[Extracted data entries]
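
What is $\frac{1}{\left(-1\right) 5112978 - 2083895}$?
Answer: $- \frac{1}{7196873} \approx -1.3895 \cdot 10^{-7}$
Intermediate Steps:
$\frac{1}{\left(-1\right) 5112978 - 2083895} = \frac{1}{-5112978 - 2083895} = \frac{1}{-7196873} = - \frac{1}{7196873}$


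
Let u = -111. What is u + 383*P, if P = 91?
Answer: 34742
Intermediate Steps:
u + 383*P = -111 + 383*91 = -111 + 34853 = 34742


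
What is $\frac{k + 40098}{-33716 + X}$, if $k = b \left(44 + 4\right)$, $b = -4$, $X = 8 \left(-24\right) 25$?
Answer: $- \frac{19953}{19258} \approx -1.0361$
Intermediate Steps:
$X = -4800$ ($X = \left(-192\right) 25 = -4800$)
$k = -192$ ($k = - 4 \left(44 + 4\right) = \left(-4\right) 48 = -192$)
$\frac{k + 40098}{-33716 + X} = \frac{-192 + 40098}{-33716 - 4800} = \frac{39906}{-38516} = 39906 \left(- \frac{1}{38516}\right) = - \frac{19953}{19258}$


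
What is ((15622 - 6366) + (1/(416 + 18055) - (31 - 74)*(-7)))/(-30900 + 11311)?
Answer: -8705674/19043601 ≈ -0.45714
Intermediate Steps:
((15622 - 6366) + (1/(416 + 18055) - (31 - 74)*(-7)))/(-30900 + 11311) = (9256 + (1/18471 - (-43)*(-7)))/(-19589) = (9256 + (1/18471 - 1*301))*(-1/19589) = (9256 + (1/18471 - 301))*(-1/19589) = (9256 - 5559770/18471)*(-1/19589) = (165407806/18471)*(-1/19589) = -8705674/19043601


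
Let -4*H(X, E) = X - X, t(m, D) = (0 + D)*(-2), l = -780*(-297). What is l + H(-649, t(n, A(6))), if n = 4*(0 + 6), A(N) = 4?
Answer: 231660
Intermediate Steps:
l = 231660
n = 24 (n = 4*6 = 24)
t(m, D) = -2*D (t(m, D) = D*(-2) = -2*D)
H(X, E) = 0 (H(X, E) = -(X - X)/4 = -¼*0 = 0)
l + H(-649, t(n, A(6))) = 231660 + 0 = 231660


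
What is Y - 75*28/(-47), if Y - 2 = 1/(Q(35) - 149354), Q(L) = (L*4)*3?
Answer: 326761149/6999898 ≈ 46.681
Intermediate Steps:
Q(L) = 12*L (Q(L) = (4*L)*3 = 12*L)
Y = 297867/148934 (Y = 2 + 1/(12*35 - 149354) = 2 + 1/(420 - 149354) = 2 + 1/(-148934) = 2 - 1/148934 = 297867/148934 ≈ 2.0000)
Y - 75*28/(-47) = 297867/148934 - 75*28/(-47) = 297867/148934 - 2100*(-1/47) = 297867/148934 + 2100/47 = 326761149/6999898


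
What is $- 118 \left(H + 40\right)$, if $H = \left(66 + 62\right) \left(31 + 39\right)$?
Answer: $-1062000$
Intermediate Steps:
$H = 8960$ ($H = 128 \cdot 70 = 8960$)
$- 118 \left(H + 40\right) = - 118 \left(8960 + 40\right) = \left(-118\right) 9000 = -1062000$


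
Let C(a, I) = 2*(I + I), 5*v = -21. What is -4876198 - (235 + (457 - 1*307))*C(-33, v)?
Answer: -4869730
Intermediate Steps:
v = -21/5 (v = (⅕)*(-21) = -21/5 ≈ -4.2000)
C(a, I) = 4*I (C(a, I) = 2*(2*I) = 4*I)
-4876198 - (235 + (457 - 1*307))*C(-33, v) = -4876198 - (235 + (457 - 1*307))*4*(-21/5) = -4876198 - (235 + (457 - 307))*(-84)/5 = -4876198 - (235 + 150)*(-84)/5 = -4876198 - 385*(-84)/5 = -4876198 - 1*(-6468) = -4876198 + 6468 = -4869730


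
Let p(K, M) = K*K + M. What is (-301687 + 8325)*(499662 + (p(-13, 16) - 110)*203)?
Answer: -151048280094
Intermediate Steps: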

YOUR INSTRUCTIONS> Each line of the data needs to be repeated exactly.

WRITTEN ANSWER>
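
What is $\frac{1}{\left(-1\right) 5112978 - 2083895}$?
Answer: $- \frac{1}{7196873} \approx -1.3895 \cdot 10^{-7}$
Intermediate Steps:
$\frac{1}{\left(-1\right) 5112978 - 2083895} = \frac{1}{-5112978 - 2083895} = \frac{1}{-7196873} = - \frac{1}{7196873}$


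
Let u = -111. What is u + 383*P, if P = 91?
Answer: 34742
Intermediate Steps:
u + 383*P = -111 + 383*91 = -111 + 34853 = 34742


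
What is $\frac{k + 40098}{-33716 + X}$, if $k = b \left(44 + 4\right)$, $b = -4$, $X = 8 \left(-24\right) 25$?
Answer: $- \frac{19953}{19258} \approx -1.0361$
Intermediate Steps:
$X = -4800$ ($X = \left(-192\right) 25 = -4800$)
$k = -192$ ($k = - 4 \left(44 + 4\right) = \left(-4\right) 48 = -192$)
$\frac{k + 40098}{-33716 + X} = \frac{-192 + 40098}{-33716 - 4800} = \frac{39906}{-38516} = 39906 \left(- \frac{1}{38516}\right) = - \frac{19953}{19258}$


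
What is ((15622 - 6366) + (1/(416 + 18055) - (31 - 74)*(-7)))/(-30900 + 11311)?
Answer: -8705674/19043601 ≈ -0.45714
Intermediate Steps:
((15622 - 6366) + (1/(416 + 18055) - (31 - 74)*(-7)))/(-30900 + 11311) = (9256 + (1/18471 - (-43)*(-7)))/(-19589) = (9256 + (1/18471 - 1*301))*(-1/19589) = (9256 + (1/18471 - 301))*(-1/19589) = (9256 - 5559770/18471)*(-1/19589) = (165407806/18471)*(-1/19589) = -8705674/19043601


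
Let -4*H(X, E) = X - X, t(m, D) = (0 + D)*(-2), l = -780*(-297). What is l + H(-649, t(n, A(6))), if n = 4*(0 + 6), A(N) = 4?
Answer: 231660
Intermediate Steps:
l = 231660
n = 24 (n = 4*6 = 24)
t(m, D) = -2*D (t(m, D) = D*(-2) = -2*D)
H(X, E) = 0 (H(X, E) = -(X - X)/4 = -¼*0 = 0)
l + H(-649, t(n, A(6))) = 231660 + 0 = 231660


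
What is Y - 75*28/(-47), if Y - 2 = 1/(Q(35) - 149354), Q(L) = (L*4)*3?
Answer: 326761149/6999898 ≈ 46.681
Intermediate Steps:
Q(L) = 12*L (Q(L) = (4*L)*3 = 12*L)
Y = 297867/148934 (Y = 2 + 1/(12*35 - 149354) = 2 + 1/(420 - 149354) = 2 + 1/(-148934) = 2 - 1/148934 = 297867/148934 ≈ 2.0000)
Y - 75*28/(-47) = 297867/148934 - 75*28/(-47) = 297867/148934 - 2100*(-1/47) = 297867/148934 + 2100/47 = 326761149/6999898


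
What is $- 118 \left(H + 40\right)$, if $H = \left(66 + 62\right) \left(31 + 39\right)$?
Answer: $-1062000$
Intermediate Steps:
$H = 8960$ ($H = 128 \cdot 70 = 8960$)
$- 118 \left(H + 40\right) = - 118 \left(8960 + 40\right) = \left(-118\right) 9000 = -1062000$


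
Let C(a, I) = 2*(I + I), 5*v = -21. What is -4876198 - (235 + (457 - 1*307))*C(-33, v)?
Answer: -4869730
Intermediate Steps:
v = -21/5 (v = (⅕)*(-21) = -21/5 ≈ -4.2000)
C(a, I) = 4*I (C(a, I) = 2*(2*I) = 4*I)
-4876198 - (235 + (457 - 1*307))*C(-33, v) = -4876198 - (235 + (457 - 1*307))*4*(-21/5) = -4876198 - (235 + (457 - 307))*(-84)/5 = -4876198 - (235 + 150)*(-84)/5 = -4876198 - 385*(-84)/5 = -4876198 - 1*(-6468) = -4876198 + 6468 = -4869730


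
Let p(K, M) = K*K + M. What is (-301687 + 8325)*(499662 + (p(-13, 16) - 110)*203)?
Answer: -151048280094
Intermediate Steps: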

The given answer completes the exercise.